:: Provided records ::
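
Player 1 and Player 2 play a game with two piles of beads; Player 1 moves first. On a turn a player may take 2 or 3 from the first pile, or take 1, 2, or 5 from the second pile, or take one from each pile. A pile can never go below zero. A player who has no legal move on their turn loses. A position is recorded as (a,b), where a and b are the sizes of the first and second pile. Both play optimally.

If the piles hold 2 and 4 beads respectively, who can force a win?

Use the standard recursion: the mover loses at a terminal position; elsewhere, the mover wins exactly when some move hands the opponent an L position.
No move ever increases a pile, so every position that can arise here has a ≤ 2 and b ≤ 4; it is enough to label the cells with 0 ≤ a ≤ 2 and 0 ≤ b ≤ 4.
Every move lowers a or b (never raises either), so fill the grid row by row in increasing a, and left to right within a row: each cell's successors are then already labelled.
      b=0  b=1  b=2  b=3  b=4
a=0:    L    W    W    L    W
a=1:    L    W    W    L    W
a=2:    W    W    L    W    W
Cells with no legal move (terminal, hence L): (0,0), (1,0).
The remaining L cells, each justified by listing all of its moves:
(0,3): moves to (0,2)(W), (0,1)(W); every one is W ⇒ L
(1,3): moves to (1,2)(W), (1,1)(W), (0,2)(W); every one is W ⇒ L
(2,2): moves to (0,2)(W), (2,1)(W), (2,0)(W), (1,1)(W); every one is W ⇒ L
Every other cell has at least one move into one of the L cells above, so it is W.
The starting position (2,4) is W: Player 1 should move to (2,2), handing over an L position.

Player 1 wins.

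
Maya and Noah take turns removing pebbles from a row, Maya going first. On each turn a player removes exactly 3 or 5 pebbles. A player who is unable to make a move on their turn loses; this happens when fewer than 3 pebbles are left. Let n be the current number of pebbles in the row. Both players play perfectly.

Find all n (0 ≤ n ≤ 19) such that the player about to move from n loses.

0, 1, 2, 8, 9, 10, 16, 17, 18

Build the W/L table. Terminal = L. A non-terminal position is W if it has a move to some L; otherwise it is L.
n=0: no move → L
n=1: no move → L
n=2: no move → L
n=3: W (go to 0, an L position)
n=4: W (go to 1, an L position)
n=5: W (go to 2, an L position)
n=6: W (go to 1, an L position)
n=7: W (go to 2, an L position)
n=8: L (options 5(W), 3(W) are all W)
n=9: L (options 6(W), 4(W) are all W)
n=10: L (options 7(W), 5(W) are all W)
n=11: W (go to 8, an L position)
n=12: W (go to 9, an L position)
n=13: W (go to 10, an L position)
n=14: W (go to 9, an L position)
n=15: W (go to 10, an L position)
n=16: L (options 13(W), 11(W) are all W)
n=17: L (options 14(W), 12(W) are all W)
n=18: L (options 15(W), 13(W) are all W)
n=19: W (go to 16, an L position)
The losing starting values of n are exactly the entries labelled L in this table (9 of them).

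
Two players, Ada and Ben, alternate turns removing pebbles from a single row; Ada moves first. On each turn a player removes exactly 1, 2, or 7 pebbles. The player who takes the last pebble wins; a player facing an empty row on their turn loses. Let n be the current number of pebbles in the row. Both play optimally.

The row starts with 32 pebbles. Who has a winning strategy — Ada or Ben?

Ada wins.

Build the W/L table. Terminal = L. A non-terminal position is W if it has a move to some L; otherwise it is L.
n=0: no move → L
n=1: →0(L), so W
n=2: →0(L), so W
n=3: →2(W), 1(W) — all W, so L
n=4: →3(L), so W
n=5: →3(L), so W
n=6: →5(W), 4(W) — all W, so L
n=7: →6(L), so W
n=8: →6(L), so W
n=9: →8(W), 7(W), 2(W) — all W, so L
n=10: →9(L), so W
n=11: →9(L), so W
n=12: →11(W), 10(W), 5(W) — all W, so L
n=13: →12(L), so W
n=14: →12(L), so W
n=15: →14(W), 13(W), 8(W) — all W, so L
n=16: →15(L), so W
n=17: →15(L), so W
n=18: →17(W), 16(W), 11(W) — all W, so L
n=19: →18(L), so W
n=20: →18(L), so W
n=21: →20(W), 19(W), 14(W) — all W, so L
n=22: →21(L), so W
n=23: →21(L), so W
n=24: →23(W), 22(W), 17(W) — all W, so L
n=25: →24(L), so W
n=26: →24(L), so W
n=27: →26(W), 25(W), 20(W) — all W, so L
n=28: →27(L), so W
n=29: →27(L), so W
n=30: →29(W), 28(W), 23(W) — all W, so L
n=31: →30(L), so W
n=32: →30(L), so W
From 32 Ada can remove 2, leaving 30, reaching an L position.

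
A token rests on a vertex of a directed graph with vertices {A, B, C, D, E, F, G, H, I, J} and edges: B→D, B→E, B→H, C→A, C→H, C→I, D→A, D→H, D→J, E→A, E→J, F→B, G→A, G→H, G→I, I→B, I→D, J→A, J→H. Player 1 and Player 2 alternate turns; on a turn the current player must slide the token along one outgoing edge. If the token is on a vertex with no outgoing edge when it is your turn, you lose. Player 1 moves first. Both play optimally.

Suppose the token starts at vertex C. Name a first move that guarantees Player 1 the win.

Build the W/L table. Terminal = L. A non-terminal position is W if it has a move to some L; otherwise it is L.
Every edge goes from a vertex to one that appears earlier in the order A, H, J, D, E, B, I, C, F, G, so processing vertices in that order labels each vertex after all of its successors.
A: no outgoing edge → L
H: no outgoing edge → L
J: →H(L), so W
D: →H(L), so W
E: →A(L), so W
B: →H(L), so W
I: →B(W), D(W) — all W, so L
C: →I(L), so W
F: →B(W) only, which is W, so L
G: →I(L), so W
From C, the L positions reachable in one move are: I, H, A. Any move reaching one of these is winning.

Move to I.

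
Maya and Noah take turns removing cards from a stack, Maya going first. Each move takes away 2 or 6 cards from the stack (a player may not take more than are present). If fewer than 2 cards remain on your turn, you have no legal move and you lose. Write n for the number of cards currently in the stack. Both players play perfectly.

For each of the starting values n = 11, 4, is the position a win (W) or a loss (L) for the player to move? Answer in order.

11: W, 4: L

Build the W/L table. Terminal = L. A non-terminal position is W if it has a move to some L; otherwise it is L.
n=0: no move → L
n=1: no move → L
n=2: W (go to 0, an L position)
n=3: W (go to 1, an L position)
n=4: L (sole option 2(W) is W)
n=5: L (sole option 3(W) is W)
n=6: W (go to 4, an L position)
n=7: W (go to 5, an L position)
n=8: L (options 6(W), 2(W) are all W)
n=9: L (options 7(W), 3(W) are all W)
n=10: W (go to 8, an L position)
n=11: W (go to 9, an L position)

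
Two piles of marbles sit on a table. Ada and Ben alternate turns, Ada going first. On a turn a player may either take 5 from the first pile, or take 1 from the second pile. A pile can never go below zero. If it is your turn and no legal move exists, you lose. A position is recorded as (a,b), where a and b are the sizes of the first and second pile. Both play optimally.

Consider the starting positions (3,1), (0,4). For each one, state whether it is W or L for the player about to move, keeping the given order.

Label each position W (a win for the player to move) or L (a loss). A position with no legal move is L; any other position is W exactly when some move reaches an L, and L when every move reaches a W.
No move ever increases a pile, so every position that can arise here has a ≤ 3 and b ≤ 4; it is enough to label the cells with 0 ≤ a ≤ 3 and 0 ≤ b ≤ 4.
Every move lowers a or b (never raises either), so fill the grid row by row in increasing a, and left to right within a row: each cell's successors are then already labelled.
      b=0  b=1  b=2  b=3  b=4
a=0:    L    W    L    W    L
a=1:    L    W    L    W    L
a=2:    L    W    L    W    L
a=3:    L    W    L    W    L
Cells with no legal move (terminal, hence L): (0,0), (1,0), (2,0), (3,0).
The remaining L cells, each justified by listing all of its moves:
(0,2): →(0,1)(W) only, which is W, so L
(0,4): →(0,3)(W) only, which is W, so L
(1,2): →(1,1)(W) only, which is W, so L
(1,4): →(1,3)(W) only, which is W, so L
(2,2): →(2,1)(W) only, which is W, so L
(2,4): →(2,3)(W) only, which is W, so L
(3,2): →(3,1)(W) only, which is W, so L
(3,4): →(3,3)(W) only, which is W, so L
Every other cell has at least one move into one of the L cells above, so it is W.
(3,1): the move to (3,0) reaches an L cell, so W
(0,4): one of the L cells justified above, so L

(3,1): W, (0,4): L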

:: Task item ::
Go through the listing above and pull out each line containing the word "than".

:: Your solution ::
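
Maya and Noah take turns removing pebbles from a row, Maya going first. On each turn a player removes exactly 3 or 5 pebbles. A player who is unable to make a move on their turn loses; this happens when fewer than 3 pebbles are left. Let n be the current number of pebbles in the row. Both players play perfectly.
Maya and Noah take turns removing cards from a stack, Maya going first. Each move takes away 2 or 6 cards from the stack (a player may not take more than are present). If fewer than 2 cards remain on your turn, you have no legal move and you lose. Write n for the number of cards currently in the stack. Both players play perfectly.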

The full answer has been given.